# [Material for the task]
☆ ☆ ☆ ☆ ☆ ☆ ☆
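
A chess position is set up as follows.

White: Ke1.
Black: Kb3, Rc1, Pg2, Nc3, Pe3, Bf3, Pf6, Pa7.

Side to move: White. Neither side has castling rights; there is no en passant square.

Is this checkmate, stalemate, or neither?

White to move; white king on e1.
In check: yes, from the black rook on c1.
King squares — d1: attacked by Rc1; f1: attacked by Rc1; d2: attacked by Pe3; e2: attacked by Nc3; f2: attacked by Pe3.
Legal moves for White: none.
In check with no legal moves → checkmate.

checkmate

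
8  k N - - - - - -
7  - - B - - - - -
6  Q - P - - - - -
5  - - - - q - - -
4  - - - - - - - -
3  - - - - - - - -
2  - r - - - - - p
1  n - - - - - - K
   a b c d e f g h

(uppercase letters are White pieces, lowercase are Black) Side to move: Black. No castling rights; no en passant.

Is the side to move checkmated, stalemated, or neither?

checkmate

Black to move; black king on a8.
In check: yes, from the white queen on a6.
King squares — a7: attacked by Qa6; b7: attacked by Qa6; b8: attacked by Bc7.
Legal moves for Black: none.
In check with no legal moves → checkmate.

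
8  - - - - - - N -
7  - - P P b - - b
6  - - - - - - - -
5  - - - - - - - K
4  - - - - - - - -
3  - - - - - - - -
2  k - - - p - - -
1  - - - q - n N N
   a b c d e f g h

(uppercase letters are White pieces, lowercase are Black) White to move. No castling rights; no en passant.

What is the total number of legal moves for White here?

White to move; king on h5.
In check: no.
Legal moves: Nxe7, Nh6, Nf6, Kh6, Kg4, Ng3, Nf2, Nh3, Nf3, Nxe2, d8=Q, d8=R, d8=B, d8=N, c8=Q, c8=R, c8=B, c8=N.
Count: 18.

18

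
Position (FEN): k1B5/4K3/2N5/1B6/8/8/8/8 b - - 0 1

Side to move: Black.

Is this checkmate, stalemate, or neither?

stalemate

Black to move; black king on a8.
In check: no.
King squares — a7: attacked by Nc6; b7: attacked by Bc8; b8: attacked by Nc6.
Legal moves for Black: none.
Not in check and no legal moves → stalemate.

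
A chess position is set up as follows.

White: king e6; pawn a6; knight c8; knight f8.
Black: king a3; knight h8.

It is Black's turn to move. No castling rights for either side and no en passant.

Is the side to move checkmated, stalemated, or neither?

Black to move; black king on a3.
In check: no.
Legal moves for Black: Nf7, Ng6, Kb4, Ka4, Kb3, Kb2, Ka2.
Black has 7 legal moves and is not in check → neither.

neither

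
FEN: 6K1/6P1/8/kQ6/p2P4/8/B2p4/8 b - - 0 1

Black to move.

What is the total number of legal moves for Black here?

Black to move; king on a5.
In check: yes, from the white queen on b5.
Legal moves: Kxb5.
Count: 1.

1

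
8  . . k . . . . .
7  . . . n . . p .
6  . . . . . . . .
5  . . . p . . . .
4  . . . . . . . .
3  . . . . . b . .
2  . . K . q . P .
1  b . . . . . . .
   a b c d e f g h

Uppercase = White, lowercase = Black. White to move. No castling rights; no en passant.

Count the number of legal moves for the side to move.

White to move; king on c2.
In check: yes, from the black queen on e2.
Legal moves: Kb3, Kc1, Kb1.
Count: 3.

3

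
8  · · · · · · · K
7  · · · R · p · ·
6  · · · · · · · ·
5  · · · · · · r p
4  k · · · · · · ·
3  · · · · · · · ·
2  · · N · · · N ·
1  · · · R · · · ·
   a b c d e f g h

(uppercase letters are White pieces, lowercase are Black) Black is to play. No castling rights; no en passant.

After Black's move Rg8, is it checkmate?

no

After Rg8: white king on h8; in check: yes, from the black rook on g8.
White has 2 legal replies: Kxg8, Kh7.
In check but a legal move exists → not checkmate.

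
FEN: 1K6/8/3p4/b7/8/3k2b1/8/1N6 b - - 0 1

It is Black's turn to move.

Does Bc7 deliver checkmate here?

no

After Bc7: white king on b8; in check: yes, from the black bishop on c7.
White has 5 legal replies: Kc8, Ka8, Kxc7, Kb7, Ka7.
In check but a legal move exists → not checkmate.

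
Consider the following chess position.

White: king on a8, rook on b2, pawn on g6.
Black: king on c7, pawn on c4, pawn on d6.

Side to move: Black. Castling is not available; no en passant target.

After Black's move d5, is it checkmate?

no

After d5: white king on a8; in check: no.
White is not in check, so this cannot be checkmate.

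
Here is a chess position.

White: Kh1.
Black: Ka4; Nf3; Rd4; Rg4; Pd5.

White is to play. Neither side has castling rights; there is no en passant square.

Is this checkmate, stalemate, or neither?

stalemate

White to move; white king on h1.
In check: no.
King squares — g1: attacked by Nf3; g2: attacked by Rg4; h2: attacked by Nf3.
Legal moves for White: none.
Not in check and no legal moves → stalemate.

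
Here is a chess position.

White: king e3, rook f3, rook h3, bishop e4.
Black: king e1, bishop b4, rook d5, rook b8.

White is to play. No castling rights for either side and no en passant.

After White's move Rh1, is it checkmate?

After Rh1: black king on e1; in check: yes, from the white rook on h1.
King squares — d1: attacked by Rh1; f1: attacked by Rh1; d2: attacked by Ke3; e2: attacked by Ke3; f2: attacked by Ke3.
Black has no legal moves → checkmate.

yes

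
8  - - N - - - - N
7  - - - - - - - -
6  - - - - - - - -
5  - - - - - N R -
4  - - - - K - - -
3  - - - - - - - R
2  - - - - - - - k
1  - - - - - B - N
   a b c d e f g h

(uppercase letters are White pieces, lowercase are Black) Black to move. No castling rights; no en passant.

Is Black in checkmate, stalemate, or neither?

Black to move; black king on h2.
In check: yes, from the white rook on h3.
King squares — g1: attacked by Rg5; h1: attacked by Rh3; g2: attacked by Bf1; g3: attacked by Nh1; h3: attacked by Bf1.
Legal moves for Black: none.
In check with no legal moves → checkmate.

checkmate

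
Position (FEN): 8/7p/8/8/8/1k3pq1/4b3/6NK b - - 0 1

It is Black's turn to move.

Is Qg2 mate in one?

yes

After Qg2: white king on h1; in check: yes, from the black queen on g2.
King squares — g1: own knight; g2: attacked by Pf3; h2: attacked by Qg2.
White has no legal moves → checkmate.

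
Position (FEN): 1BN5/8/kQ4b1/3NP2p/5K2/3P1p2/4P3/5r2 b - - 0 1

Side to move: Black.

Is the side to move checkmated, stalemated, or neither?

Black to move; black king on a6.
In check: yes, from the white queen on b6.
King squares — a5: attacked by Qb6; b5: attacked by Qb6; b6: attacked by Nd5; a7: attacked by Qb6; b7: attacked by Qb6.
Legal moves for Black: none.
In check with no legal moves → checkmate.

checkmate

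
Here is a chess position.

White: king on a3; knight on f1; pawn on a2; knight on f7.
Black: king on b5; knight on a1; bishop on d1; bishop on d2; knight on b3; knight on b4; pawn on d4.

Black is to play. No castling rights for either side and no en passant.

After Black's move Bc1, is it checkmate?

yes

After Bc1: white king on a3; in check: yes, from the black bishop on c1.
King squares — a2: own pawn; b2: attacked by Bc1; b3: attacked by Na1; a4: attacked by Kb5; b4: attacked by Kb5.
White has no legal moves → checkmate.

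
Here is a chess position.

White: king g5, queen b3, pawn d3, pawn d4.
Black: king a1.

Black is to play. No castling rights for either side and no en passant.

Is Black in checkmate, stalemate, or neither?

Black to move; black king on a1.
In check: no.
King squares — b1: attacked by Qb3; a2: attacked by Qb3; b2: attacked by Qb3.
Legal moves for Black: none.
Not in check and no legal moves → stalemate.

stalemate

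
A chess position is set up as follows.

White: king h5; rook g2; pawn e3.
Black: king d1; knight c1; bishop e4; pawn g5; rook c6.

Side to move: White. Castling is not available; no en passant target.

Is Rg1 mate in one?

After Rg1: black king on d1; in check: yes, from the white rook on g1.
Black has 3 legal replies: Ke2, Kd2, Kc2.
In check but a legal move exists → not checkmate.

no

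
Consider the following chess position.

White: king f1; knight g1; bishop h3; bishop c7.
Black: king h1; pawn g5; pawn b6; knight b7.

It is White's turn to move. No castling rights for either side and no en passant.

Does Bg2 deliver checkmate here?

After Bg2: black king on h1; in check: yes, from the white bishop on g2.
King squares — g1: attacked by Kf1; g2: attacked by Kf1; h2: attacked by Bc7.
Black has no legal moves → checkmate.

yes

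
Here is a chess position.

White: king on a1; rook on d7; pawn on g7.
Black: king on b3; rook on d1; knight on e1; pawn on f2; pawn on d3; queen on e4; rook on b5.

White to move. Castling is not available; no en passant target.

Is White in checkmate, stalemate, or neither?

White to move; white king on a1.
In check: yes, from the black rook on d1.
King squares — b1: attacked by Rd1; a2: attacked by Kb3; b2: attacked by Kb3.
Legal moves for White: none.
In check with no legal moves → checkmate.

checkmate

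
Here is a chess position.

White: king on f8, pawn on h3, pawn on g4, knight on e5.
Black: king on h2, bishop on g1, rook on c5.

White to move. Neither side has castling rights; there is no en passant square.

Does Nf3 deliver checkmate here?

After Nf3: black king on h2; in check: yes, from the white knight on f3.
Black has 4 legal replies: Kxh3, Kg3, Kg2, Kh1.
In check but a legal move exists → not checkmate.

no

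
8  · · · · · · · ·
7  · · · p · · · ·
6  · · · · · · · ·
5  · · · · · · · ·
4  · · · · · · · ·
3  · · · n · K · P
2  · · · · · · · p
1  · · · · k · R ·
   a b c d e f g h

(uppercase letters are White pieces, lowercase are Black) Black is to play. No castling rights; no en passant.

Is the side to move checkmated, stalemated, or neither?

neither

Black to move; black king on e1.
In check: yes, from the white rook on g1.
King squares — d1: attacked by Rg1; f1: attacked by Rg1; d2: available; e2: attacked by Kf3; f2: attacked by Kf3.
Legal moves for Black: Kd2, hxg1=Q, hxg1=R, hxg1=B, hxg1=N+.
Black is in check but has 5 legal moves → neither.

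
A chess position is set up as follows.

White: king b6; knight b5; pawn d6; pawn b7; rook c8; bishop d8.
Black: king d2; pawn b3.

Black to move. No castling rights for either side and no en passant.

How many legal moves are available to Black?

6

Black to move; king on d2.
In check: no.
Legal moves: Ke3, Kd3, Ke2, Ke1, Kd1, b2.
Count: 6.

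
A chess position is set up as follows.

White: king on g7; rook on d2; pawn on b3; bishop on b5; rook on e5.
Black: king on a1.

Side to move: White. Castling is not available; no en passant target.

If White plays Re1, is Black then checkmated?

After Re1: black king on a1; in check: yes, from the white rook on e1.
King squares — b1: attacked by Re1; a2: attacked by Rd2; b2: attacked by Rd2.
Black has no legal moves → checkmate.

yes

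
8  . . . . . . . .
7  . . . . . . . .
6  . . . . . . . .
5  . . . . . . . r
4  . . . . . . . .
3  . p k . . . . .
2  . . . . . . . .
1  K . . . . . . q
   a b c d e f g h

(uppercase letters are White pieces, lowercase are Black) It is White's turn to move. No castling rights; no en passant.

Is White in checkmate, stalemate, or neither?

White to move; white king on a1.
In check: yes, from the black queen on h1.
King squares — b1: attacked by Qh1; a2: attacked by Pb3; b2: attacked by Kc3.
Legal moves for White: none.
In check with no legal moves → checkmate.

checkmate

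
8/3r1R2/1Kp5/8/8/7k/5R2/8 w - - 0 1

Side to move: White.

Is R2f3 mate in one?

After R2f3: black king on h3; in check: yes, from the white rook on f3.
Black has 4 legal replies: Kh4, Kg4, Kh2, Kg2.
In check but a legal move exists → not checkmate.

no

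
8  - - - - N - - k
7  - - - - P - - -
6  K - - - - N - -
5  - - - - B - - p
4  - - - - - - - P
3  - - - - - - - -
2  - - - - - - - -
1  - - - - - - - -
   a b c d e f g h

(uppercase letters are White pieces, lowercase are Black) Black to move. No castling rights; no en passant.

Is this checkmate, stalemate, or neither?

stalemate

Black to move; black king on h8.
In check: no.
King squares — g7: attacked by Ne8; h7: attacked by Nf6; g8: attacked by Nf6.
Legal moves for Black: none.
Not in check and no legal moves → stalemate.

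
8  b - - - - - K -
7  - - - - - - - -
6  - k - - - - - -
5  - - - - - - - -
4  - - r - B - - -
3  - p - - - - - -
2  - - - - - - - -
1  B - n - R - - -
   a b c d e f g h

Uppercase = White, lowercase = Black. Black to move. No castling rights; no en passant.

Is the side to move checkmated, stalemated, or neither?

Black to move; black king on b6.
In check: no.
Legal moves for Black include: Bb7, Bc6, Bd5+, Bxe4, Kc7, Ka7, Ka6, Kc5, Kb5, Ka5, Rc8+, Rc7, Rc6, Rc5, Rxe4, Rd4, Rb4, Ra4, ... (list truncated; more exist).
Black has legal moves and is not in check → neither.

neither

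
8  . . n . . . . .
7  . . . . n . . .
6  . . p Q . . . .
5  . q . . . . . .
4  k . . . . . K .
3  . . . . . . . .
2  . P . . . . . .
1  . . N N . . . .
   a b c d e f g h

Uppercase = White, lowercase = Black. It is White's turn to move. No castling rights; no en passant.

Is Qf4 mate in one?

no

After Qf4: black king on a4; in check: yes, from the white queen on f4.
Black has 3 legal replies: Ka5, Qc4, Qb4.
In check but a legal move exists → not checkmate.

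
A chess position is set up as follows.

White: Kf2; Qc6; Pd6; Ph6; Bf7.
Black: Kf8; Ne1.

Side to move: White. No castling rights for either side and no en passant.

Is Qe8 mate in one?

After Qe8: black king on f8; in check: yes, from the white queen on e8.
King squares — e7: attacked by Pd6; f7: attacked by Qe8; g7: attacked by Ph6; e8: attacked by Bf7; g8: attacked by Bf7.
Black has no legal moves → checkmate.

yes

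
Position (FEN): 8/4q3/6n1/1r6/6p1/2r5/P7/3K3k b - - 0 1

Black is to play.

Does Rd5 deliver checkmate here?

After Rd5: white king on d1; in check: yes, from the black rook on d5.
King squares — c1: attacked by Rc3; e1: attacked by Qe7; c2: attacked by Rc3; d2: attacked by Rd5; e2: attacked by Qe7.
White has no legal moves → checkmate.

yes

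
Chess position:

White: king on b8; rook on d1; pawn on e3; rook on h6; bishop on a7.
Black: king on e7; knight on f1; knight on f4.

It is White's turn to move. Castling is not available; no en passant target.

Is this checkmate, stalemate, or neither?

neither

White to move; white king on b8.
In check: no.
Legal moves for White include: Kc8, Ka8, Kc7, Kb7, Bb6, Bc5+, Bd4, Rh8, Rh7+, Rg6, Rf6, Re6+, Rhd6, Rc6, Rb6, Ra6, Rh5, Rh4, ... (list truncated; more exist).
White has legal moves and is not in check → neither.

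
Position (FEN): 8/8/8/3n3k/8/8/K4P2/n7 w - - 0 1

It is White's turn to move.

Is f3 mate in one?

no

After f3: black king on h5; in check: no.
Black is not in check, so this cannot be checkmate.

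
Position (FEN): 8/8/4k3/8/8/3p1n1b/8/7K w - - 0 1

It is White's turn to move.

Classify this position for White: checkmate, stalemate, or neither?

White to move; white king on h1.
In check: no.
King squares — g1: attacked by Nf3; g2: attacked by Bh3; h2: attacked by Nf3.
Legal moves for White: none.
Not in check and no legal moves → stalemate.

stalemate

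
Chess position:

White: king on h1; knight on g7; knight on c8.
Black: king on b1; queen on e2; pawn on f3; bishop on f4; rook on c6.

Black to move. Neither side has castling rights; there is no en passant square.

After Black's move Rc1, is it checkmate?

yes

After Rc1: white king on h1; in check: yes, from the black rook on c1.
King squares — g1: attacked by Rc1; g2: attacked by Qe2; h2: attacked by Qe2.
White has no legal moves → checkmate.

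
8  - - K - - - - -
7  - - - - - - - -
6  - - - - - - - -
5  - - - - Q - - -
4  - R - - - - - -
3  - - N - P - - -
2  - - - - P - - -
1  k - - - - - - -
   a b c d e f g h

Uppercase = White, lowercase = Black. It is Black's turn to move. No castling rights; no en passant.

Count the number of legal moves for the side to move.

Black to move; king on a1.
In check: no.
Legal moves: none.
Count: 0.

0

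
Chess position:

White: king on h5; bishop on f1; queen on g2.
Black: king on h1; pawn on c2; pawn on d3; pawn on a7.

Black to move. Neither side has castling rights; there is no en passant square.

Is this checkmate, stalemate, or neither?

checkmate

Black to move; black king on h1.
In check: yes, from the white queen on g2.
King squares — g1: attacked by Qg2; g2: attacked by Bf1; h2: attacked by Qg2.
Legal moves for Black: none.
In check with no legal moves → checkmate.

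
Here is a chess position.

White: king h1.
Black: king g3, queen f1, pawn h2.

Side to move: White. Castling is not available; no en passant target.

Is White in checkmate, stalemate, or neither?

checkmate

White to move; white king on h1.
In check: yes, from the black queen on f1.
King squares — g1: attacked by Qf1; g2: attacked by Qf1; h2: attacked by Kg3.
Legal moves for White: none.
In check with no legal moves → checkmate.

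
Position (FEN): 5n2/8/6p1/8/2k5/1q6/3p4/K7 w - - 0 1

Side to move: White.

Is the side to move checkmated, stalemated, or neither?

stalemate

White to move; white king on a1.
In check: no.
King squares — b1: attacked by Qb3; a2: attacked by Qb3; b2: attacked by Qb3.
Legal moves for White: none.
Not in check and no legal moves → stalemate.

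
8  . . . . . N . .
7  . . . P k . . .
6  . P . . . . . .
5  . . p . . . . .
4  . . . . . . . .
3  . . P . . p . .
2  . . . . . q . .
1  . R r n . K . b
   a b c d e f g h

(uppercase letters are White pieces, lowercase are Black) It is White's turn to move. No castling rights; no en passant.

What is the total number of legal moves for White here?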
☆ ☆ ☆ ☆ ☆ ☆ ☆
# [Problem to solve]
Start at the first line of the entries and stop at the line that contains "It is Black's turn to move. No castling rights for". Repeat every line in that span exactly, and nothing beyond it.

# [Output of the exercise]
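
A chess position is set up as follows.

White: Ke1.
Black: Kb3, Rc1, Pg2, Nc3, Pe3, Bf3, Pf6, Pa7.

Side to move: White. Neither side has castling rights; there is no en passant square.

Is this checkmate, stalemate, or neither?

White to move; white king on e1.
In check: yes, from the black rook on c1.
King squares — d1: attacked by Rc1; f1: attacked by Rc1; d2: attacked by Pe3; e2: attacked by Nc3; f2: attacked by Pe3.
Legal moves for White: none.
In check with no legal moves → checkmate.

checkmate

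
8  k N - - - - - -
7  - - B - - - - -
6  Q - P - - - - -
5  - - - - q - - -
4  - - - - - - - -
3  - - - - - - - -
2  - r - - - - - p
1  n - - - - - - K
   a b c d e f g h

(uppercase letters are White pieces, lowercase are Black) Side to move: Black. No castling rights; no en passant.

Is the side to move checkmated, stalemated, or neither?

checkmate

Black to move; black king on a8.
In check: yes, from the white queen on a6.
King squares — a7: attacked by Qa6; b7: attacked by Qa6; b8: attacked by Bc7.
Legal moves for Black: none.
In check with no legal moves → checkmate.

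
8  - - - - - - N -
7  - - P P b - - b
6  - - - - - - - -
5  - - - - - - - K
4  - - - - - - - -
3  - - - - - - - -
2  k - - - p - - -
1  - - - q - n N N
   a b c d e f g h

(uppercase letters are White pieces, lowercase are Black) White to move. No castling rights; no en passant.

What is the total number of legal moves for White here?

White to move; king on h5.
In check: no.
Legal moves: Nxe7, Nh6, Nf6, Kh6, Kg4, Ng3, Nf2, Nh3, Nf3, Nxe2, d8=Q, d8=R, d8=B, d8=N, c8=Q, c8=R, c8=B, c8=N.
Count: 18.

18

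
Position (FEN): k1B5/4K3/2N5/1B6/8/8/8/8 b - - 0 1

Side to move: Black.

Is this checkmate, stalemate, or neither?

stalemate

Black to move; black king on a8.
In check: no.
King squares — a7: attacked by Nc6; b7: attacked by Bc8; b8: attacked by Nc6.
Legal moves for Black: none.
Not in check and no legal moves → stalemate.

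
A chess position is set up as follows.

White: king e6; pawn a6; knight c8; knight f8.
Black: king a3; knight h8.

It is Black's turn to move. No castling rights for either side and no en passant.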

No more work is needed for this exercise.